### DATASET RECORDS
┄┄┄┄┄┄┄┄┄┄┄┄┄┄┄┄┄┄┄┄
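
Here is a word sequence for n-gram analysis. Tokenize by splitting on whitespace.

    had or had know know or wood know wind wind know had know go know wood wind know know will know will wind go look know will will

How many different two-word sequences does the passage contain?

28 tokens → 27 bigram windows in total.
Repeated bigrams (each contributes count−1 duplicates):
  know will: 3
  had know: 2
  know know: 2
  wind know: 2
5 duplicate windows → 27 − 5 = 22 distinct.

22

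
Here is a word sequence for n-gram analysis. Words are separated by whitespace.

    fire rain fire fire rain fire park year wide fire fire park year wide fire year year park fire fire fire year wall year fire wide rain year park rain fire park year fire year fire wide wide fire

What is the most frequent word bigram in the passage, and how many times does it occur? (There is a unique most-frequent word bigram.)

Bigram frequencies (highest first):
  fire fire: 4
  rain fire: 3
  fire park: 3
  park year: 3
  wide fire: 3
  fire year: 3
  … (13 more, each ≤ 3)

"fire fire", 4 times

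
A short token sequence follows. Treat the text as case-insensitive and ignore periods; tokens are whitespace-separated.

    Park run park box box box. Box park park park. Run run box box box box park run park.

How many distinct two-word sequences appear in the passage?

8

19 tokens → 18 bigram windows in total.
Repeated bigrams (each contributes count−1 duplicates):
  box box: 6
  park run: 3
  box park: 2
  park park: 2
  run park: 2
10 duplicate windows → 18 − 10 = 8 distinct.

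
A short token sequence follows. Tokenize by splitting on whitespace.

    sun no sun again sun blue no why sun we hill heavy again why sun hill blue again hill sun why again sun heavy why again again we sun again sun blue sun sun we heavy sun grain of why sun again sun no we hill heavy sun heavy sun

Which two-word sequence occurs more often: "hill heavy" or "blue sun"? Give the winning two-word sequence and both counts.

"hill heavy" (2 vs 1)

"hill heavy": 2 occurrences
"blue sun": 1 occurrence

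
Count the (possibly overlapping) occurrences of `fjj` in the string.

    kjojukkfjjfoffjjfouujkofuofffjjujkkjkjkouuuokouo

3

Sliding a length-3 window over the 48 characters (46 positions):
  position 8–10: fjj
  position 14–16: fjj
  position 29–31: fjj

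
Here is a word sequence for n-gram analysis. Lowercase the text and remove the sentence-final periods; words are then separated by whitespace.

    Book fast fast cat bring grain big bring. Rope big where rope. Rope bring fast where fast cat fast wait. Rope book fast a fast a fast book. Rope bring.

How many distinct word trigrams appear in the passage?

27

30 tokens → 28 trigram windows in total.
Repeated trigrams (each contributes count−1 duplicates):
  fast a fast: 2
1 duplicate windows → 28 − 1 = 27 distinct.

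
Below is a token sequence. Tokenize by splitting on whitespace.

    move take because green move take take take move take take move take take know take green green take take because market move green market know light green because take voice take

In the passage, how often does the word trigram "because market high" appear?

0

Scanning the 30 overlapping trigram windows for "because market high":
  (none found)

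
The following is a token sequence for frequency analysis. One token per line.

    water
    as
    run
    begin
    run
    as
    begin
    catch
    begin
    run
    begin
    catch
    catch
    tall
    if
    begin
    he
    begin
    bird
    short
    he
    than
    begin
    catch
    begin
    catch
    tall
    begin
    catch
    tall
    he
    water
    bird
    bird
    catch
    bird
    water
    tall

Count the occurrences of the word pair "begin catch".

Scanning the 37 overlapping bigram windows for "begin catch":
  position 7–8: begin catch
  position 11–12: begin catch
  position 23–24: begin catch
  position 25–26: begin catch
  position 28–29: begin catch

5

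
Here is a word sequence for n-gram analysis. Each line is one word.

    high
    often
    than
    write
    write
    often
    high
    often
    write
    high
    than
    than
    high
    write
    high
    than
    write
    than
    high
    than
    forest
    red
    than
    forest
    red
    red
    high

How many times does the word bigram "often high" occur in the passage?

Scanning the 26 overlapping bigram windows for "often high":
  position 6–7: often high

1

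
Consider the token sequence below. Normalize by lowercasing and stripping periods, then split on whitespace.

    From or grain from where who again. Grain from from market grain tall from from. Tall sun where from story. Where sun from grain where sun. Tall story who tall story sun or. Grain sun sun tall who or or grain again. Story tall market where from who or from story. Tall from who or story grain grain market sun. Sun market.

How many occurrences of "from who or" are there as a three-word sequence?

Scanning the 60 overlapping trigram windows for "from who or":
  position 47–49: from who or
  position 53–55: from who or

2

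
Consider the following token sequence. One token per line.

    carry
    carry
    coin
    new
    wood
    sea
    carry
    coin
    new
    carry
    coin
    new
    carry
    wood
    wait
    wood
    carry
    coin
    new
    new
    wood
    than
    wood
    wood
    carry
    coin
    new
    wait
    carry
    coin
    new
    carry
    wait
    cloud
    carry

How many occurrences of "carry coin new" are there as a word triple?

6

Scanning the 33 overlapping trigram windows for "carry coin new":
  position 2–4: carry coin new
  position 7–9: carry coin new
  position 10–12: carry coin new
  position 17–19: carry coin new
  position 25–27: carry coin new
  position 29–31: carry coin new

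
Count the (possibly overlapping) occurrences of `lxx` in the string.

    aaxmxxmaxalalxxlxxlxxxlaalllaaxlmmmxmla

Sliding a length-3 window over the 39 characters (37 positions):
  position 13–15: lxx
  position 16–18: lxx
  position 19–21: lxx

3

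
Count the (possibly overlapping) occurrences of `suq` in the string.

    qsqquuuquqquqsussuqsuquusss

Sliding a length-3 window over the 27 characters (25 positions):
  position 17–19: suq
  position 20–22: suq

2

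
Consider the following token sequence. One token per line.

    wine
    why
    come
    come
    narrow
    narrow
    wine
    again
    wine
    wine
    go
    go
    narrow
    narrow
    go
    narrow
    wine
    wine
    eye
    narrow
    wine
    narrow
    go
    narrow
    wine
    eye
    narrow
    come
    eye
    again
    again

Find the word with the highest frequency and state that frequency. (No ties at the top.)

Unigram frequencies (highest first):
  narrow: 9
  wine: 8
  go: 4
  come: 3
  again: 3
  eye: 3
  … (1 more, each ≤ 1)

"narrow", 9 times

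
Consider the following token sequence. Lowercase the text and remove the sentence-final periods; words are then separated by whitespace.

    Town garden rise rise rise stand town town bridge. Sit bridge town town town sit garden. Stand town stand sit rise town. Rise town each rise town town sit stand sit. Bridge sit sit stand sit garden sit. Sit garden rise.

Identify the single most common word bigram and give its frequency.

Bigram frequencies (highest first):
  town town: 4
  sit garden: 3
  stand sit: 3
  rise town: 3
  garden rise: 2
  rise rise: 2
  … (17 more, each ≤ 2)

"town town", 4 times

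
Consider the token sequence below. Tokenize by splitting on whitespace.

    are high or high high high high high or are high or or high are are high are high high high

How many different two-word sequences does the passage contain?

8

21 tokens → 20 bigram windows in total.
Repeated bigrams (each contributes count−1 duplicates):
  high high: 6
  are high: 4
  high or: 3
  high are: 2
  or high: 2
12 duplicate windows → 20 − 12 = 8 distinct.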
┄┄┄┄┄┄┄┄┄┄┄┄┄┄┄┄┄┄┄┄
### TASK DESCRIPTION
Set down each line of the data precisely as it appears above.

### ANSWER SECTION
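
Here is a word sequence for n-gram analysis. Tokenize by splitting on whitespace.

    had or had know know or wood know wind wind know had know go know wood wind know know will know will wind go look know will will

How many different two-word sequences does the passage contain?

28 tokens → 27 bigram windows in total.
Repeated bigrams (each contributes count−1 duplicates):
  know will: 3
  had know: 2
  know know: 2
  wind know: 2
5 duplicate windows → 27 − 5 = 22 distinct.

22

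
Here is a word sequence for n-gram analysis. Words are separated by whitespace.

    fire rain fire fire rain fire park year wide fire fire park year wide fire year year park fire fire fire year wall year fire wide rain year park rain fire park year fire year fire wide wide fire

What is the most frequent word bigram in the passage, and how many times does it occur? (There is a unique most-frequent word bigram.)

Bigram frequencies (highest first):
  fire fire: 4
  rain fire: 3
  fire park: 3
  park year: 3
  wide fire: 3
  fire year: 3
  … (13 more, each ≤ 3)

"fire fire", 4 times

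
A short token sequence follows. Treat the text as case-insensitive and ignore periods; tokens are whitespace-separated.

    Park run park box box box. Box park park park. Run run box box box box park run park.

How many distinct two-word sequences appear in the passage?

8

19 tokens → 18 bigram windows in total.
Repeated bigrams (each contributes count−1 duplicates):
  box box: 6
  park run: 3
  box park: 2
  park park: 2
  run park: 2
10 duplicate windows → 18 − 10 = 8 distinct.

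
A short token sequence follows. Tokenize by splitting on whitespace.

    sun no sun again sun blue no why sun we hill heavy again why sun hill blue again hill sun why again sun heavy why again again we sun again sun blue sun sun we heavy sun grain of why sun again sun no we hill heavy sun heavy sun

Which two-word sequence occurs more often: "hill heavy" or "blue sun"? Give the winning two-word sequence and both counts.

"hill heavy" (2 vs 1)

"hill heavy": 2 occurrences
"blue sun": 1 occurrence

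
Count the (possibly overlapping) occurrences of `fjj` in the string.

    kjojukkfjjfoffjjfouujkofuofffjjujkkjkjkouuuokouo

3

Sliding a length-3 window over the 48 characters (46 positions):
  position 8–10: fjj
  position 14–16: fjj
  position 29–31: fjj

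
Here is a word sequence for n-gram analysis. Lowercase the text and remove the sentence-final periods; words are then separated by whitespace.

    Book fast fast cat bring grain big bring. Rope big where rope. Rope bring fast where fast cat fast wait. Rope book fast a fast a fast book. Rope bring.

How many distinct word trigrams appear in the passage?

27

30 tokens → 28 trigram windows in total.
Repeated trigrams (each contributes count−1 duplicates):
  fast a fast: 2
1 duplicate windows → 28 − 1 = 27 distinct.

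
Below is a token sequence. Tokenize by splitting on whitespace.

    move take because green move take take take move take take move take take know take green green take take because market move green market know light green because take voice take

In the passage, how often does the word trigram "because market high" appear?

0

Scanning the 30 overlapping trigram windows for "because market high":
  (none found)

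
The following is a token sequence for frequency analysis. One token per line.

    water
    as
    run
    begin
    run
    as
    begin
    catch
    begin
    run
    begin
    catch
    catch
    tall
    if
    begin
    he
    begin
    bird
    short
    he
    than
    begin
    catch
    begin
    catch
    tall
    begin
    catch
    tall
    he
    water
    bird
    bird
    catch
    bird
    water
    tall

Count the occurrences of the word pair "begin catch".

Scanning the 37 overlapping bigram windows for "begin catch":
  position 7–8: begin catch
  position 11–12: begin catch
  position 23–24: begin catch
  position 25–26: begin catch
  position 28–29: begin catch

5

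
Here is a word sequence for n-gram analysis. Each line is one word.

    high
    often
    than
    write
    write
    often
    high
    often
    write
    high
    than
    than
    high
    write
    high
    than
    write
    than
    high
    than
    forest
    red
    than
    forest
    red
    red
    high

How many times does the word bigram "often high" occur in the passage?

Scanning the 26 overlapping bigram windows for "often high":
  position 6–7: often high

1

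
Consider the token sequence below. Normalize by lowercasing and stripping periods, then split on whitespace.

    From or grain from where who again. Grain from from market grain tall from from. Tall sun where from story. Where sun from grain where sun. Tall story who tall story sun or. Grain sun sun tall who or or grain again. Story tall market where from who or from story. Tall from who or story grain grain market sun. Sun market.

How many occurrences of "from who or" are there as a three-word sequence?

Scanning the 60 overlapping trigram windows for "from who or":
  position 47–49: from who or
  position 53–55: from who or

2

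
Consider the following token sequence. One token per line.

    carry
    carry
    coin
    new
    wood
    sea
    carry
    coin
    new
    carry
    coin
    new
    carry
    wood
    wait
    wood
    carry
    coin
    new
    new
    wood
    than
    wood
    wood
    carry
    coin
    new
    wait
    carry
    coin
    new
    carry
    wait
    cloud
    carry

How many occurrences of "carry coin new" are there as a word triple?

6

Scanning the 33 overlapping trigram windows for "carry coin new":
  position 2–4: carry coin new
  position 7–9: carry coin new
  position 10–12: carry coin new
  position 17–19: carry coin new
  position 25–27: carry coin new
  position 29–31: carry coin new

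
Count the (possibly overlapping) occurrences of `lxx` in the string.

    aaxmxxmaxalalxxlxxlxxxlaalllaaxlmmmxmla

Sliding a length-3 window over the 39 characters (37 positions):
  position 13–15: lxx
  position 16–18: lxx
  position 19–21: lxx

3

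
Count the (possibly overlapping) occurrences of `suq` in the string.

    qsqquuuquqquqsussuqsuquusss

Sliding a length-3 window over the 27 characters (25 positions):
  position 17–19: suq
  position 20–22: suq

2

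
Consider the following token sequence. One token per line.

    wine
    why
    come
    come
    narrow
    narrow
    wine
    again
    wine
    wine
    go
    go
    narrow
    narrow
    go
    narrow
    wine
    wine
    eye
    narrow
    wine
    narrow
    go
    narrow
    wine
    eye
    narrow
    come
    eye
    again
    again

Find the word with the highest frequency and state that frequency. (No ties at the top.)

Unigram frequencies (highest first):
  narrow: 9
  wine: 8
  go: 4
  come: 3
  again: 3
  eye: 3
  … (1 more, each ≤ 1)

"narrow", 9 times

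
Consider the following token sequence. Lowercase the text and remove the sentence-final periods; words are then separated by whitespace.

    Town garden rise rise rise stand town town bridge. Sit bridge town town town sit garden. Stand town stand sit rise town. Rise town each rise town town sit stand sit. Bridge sit sit stand sit garden sit. Sit garden rise.

Identify the single most common word bigram and give its frequency.

Bigram frequencies (highest first):
  town town: 4
  sit garden: 3
  stand sit: 3
  rise town: 3
  garden rise: 2
  rise rise: 2
  … (17 more, each ≤ 2)

"town town", 4 times

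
Consider the token sequence below. Tokenize by splitting on whitespace.

    are high or high high high high high or are high or or high are are high are high high high

How many different two-word sequences does the passage contain?

8

21 tokens → 20 bigram windows in total.
Repeated bigrams (each contributes count−1 duplicates):
  high high: 6
  are high: 4
  high or: 3
  high are: 2
  or high: 2
12 duplicate windows → 20 − 12 = 8 distinct.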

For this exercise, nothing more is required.